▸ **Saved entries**
<<<<
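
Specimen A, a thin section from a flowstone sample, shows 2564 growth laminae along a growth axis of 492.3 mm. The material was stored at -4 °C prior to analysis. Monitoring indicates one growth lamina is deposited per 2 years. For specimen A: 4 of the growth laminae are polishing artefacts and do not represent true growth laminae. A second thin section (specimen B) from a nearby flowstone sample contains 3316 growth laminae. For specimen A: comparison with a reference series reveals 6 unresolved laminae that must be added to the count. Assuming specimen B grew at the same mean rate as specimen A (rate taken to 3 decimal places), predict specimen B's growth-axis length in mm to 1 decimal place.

636.7 mm

Specimen A: true growth lamina count = 2564 − 4 + 6 = 2566.
Specimen A: at 2 years per growth lamina, 2566 × 2 = 5132 years.
A: Extension rate ≈ 492.3 / 5132 = 0.096 mm/yr.
Specimen B: multiplying by 2 years per growth lamina: 3316 × 2 = 6632 years. Length of B = 0.096 × 6632 = 636.7 mm.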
>>>>
▸ **Problem statement**
Output every entry exactly as it appears.

▸ **Finished task**
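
Specimen A, a thin section from a flowstone sample, shows 2564 growth laminae along a growth axis of 492.3 mm. The material was stored at -4 °C prior to analysis. Monitoring indicates one growth lamina is deposited per 2 years. For specimen A: 4 of the growth laminae are polishing artefacts and do not represent true growth laminae. A second thin section (specimen B) from a nearby flowstone sample contains 3316 growth laminae. For specimen A: comparison with a reference series reveals 6 unresolved laminae that must be added to the count. Assuming specimen B grew at the same mean rate as specimen A (rate taken to 3 decimal places), predict specimen B's growth-axis length in mm to 1 decimal place.

636.7 mm

Specimen A: true growth lamina count = 2564 − 4 + 6 = 2566.
Specimen A: at 2 years per growth lamina, 2566 × 2 = 5132 years.
A: Extension rate ≈ 492.3 / 5132 = 0.096 mm/yr.
Specimen B: multiplying by 2 years per growth lamina: 3316 × 2 = 6632 years. Length of B = 0.096 × 6632 = 636.7 mm.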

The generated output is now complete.